START Material for the task

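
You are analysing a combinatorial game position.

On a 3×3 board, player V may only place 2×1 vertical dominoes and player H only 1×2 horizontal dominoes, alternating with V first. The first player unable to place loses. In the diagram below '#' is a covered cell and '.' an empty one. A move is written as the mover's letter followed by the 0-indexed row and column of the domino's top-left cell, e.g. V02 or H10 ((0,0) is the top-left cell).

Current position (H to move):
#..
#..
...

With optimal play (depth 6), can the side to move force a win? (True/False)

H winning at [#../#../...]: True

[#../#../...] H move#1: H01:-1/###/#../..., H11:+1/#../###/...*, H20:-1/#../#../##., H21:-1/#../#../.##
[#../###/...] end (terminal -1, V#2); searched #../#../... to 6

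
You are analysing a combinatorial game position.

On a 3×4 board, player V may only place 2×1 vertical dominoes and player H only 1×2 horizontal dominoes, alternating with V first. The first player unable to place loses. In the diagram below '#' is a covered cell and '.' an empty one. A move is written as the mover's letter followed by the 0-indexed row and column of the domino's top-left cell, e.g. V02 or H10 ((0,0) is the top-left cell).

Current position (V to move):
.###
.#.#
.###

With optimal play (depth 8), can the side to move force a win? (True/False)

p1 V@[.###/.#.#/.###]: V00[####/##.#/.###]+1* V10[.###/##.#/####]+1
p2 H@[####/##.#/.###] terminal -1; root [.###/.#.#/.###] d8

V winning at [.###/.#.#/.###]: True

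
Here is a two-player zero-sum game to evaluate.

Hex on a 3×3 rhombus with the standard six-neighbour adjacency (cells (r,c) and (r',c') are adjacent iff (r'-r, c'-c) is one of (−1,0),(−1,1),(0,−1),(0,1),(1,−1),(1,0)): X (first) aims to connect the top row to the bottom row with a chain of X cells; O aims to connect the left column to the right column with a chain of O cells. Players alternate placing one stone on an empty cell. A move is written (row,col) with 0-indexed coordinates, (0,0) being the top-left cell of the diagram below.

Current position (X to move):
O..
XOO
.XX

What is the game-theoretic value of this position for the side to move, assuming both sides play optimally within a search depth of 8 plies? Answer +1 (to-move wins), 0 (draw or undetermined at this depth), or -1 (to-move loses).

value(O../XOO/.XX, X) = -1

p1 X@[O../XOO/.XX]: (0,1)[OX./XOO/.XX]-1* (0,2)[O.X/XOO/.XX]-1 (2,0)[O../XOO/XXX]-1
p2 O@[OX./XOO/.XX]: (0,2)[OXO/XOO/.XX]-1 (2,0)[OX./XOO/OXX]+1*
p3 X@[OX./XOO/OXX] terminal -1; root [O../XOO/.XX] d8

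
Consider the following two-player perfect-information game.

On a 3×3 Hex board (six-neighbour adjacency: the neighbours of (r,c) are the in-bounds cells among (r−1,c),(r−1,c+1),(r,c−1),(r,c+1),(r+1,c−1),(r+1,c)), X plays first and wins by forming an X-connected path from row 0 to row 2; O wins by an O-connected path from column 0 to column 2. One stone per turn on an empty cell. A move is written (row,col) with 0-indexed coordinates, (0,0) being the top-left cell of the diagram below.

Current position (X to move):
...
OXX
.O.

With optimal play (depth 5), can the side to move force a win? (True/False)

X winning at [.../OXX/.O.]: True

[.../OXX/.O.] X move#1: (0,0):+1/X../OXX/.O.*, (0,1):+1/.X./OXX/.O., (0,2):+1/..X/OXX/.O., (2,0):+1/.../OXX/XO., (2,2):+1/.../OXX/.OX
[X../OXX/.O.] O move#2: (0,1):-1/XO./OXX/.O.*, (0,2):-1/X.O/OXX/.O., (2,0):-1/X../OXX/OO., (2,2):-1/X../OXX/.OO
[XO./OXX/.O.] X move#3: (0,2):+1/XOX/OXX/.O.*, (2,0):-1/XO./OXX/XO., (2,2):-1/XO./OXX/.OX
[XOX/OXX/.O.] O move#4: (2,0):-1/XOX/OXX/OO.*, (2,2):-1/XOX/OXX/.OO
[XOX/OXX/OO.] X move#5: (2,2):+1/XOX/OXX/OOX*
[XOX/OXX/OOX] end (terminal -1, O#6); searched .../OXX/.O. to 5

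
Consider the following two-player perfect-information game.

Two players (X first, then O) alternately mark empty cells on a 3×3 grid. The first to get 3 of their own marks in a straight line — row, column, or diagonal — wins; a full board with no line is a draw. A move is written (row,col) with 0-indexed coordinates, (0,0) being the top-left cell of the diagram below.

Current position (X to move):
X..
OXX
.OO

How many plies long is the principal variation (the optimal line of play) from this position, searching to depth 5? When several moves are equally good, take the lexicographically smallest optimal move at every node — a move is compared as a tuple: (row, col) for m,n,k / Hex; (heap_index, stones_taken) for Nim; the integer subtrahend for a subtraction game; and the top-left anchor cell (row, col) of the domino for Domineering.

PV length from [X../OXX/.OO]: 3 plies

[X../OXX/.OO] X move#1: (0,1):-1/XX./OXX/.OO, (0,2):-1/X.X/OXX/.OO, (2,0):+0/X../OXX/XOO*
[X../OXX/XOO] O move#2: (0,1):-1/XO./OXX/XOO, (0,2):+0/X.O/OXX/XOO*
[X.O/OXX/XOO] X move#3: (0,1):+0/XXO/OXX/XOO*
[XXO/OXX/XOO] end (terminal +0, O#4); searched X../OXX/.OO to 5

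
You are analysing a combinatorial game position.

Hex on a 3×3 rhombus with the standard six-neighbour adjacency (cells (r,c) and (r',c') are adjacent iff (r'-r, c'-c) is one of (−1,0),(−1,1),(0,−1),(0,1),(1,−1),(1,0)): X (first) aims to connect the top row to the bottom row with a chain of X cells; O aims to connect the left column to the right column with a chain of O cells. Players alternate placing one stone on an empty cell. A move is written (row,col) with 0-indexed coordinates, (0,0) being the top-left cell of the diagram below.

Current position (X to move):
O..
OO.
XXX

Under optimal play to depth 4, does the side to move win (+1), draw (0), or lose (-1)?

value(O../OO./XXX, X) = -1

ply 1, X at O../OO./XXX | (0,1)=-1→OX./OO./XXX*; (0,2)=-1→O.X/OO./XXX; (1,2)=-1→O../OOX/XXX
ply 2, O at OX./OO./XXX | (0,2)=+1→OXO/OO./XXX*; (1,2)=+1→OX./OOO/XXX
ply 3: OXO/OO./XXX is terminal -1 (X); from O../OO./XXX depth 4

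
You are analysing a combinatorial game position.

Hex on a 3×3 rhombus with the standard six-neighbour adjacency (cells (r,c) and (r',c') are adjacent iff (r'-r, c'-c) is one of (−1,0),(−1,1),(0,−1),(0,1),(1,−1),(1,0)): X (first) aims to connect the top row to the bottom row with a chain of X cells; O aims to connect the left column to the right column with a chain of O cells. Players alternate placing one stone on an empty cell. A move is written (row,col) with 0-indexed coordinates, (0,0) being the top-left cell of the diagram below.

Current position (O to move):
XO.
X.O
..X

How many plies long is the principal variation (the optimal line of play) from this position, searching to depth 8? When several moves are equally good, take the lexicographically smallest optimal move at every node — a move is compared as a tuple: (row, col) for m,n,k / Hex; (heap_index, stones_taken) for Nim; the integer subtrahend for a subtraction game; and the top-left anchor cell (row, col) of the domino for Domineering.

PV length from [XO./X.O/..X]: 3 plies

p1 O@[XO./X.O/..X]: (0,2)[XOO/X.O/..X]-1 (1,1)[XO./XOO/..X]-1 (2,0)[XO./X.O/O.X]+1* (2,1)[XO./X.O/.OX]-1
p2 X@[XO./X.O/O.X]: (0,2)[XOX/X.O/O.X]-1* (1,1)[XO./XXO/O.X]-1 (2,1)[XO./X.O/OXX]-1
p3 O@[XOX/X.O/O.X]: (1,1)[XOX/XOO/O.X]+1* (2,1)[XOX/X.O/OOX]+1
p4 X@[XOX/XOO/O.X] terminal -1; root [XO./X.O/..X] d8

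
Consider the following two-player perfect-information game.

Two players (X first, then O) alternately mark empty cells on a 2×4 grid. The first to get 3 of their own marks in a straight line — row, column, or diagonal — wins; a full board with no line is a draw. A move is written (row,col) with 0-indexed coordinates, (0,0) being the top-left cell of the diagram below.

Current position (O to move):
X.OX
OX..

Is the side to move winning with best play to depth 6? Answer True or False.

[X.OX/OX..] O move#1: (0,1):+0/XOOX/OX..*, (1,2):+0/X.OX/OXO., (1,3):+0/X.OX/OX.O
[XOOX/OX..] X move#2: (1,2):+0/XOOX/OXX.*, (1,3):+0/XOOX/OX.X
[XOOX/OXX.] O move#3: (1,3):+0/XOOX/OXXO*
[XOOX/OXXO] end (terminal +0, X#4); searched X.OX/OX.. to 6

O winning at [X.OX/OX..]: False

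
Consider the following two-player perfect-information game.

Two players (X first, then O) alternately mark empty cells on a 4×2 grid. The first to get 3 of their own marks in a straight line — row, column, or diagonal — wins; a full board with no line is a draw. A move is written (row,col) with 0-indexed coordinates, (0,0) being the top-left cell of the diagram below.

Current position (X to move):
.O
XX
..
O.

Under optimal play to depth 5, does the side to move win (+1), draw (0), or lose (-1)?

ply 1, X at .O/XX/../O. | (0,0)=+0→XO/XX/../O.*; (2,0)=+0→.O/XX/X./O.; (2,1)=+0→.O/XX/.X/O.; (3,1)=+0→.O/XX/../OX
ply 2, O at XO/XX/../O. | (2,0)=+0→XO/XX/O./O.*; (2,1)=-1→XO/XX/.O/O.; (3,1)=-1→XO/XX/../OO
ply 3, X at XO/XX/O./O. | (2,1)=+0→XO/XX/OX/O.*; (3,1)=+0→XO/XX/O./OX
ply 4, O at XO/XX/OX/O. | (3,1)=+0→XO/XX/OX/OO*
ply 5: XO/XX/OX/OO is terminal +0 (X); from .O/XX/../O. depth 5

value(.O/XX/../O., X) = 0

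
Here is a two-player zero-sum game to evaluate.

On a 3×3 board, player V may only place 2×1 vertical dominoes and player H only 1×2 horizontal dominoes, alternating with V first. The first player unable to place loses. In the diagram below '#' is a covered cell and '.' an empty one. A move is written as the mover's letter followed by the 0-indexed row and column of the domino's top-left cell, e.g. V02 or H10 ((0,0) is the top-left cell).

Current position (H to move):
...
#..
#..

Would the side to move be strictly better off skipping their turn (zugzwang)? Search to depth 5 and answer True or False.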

END Material for the task

Repeat every line of the data word for word until you have repeated the line that contains "On a 3×4 board, player", which is the last one to include.

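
You are analysing a combinatorial game position.

On a 3×3 board, player V may only place 2×1 vertical dominoes and player H only 1×2 horizontal dominoes, alternating with V first. The first player unable to place loses. In the diagram below '#' is a covered cell and '.' an empty one. A move is written as the mover's letter followed by the 0-indexed row and column of the domino's top-left cell, e.g. V02 or H10 ((0,0) is the top-left cell).

Current position (H to move):
#..
#..
...

With optimal play (depth 6), can the side to move force a win? (True/False)

H winning at [#../#../...]: True

[#../#../...] H move#1: H01:-1/###/#../..., H11:+1/#../###/...*, H20:-1/#../#../##., H21:-1/#../#../.##
[#../###/...] end (terminal -1, V#2); searched #../#../... to 6

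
You are analysing a combinatorial game position.

On a 3×4 board, player V may only place 2×1 vertical dominoes and player H only 1×2 horizontal dominoes, alternating with V first. The first player unable to place loses. In the diagram below '#' is a covered cell and '.' an empty one. A move is written as the mover's letter followed by the 0-indexed row and column of the domino's top-left cell, e.g. V02 or H10 ((0,0) is the top-left cell).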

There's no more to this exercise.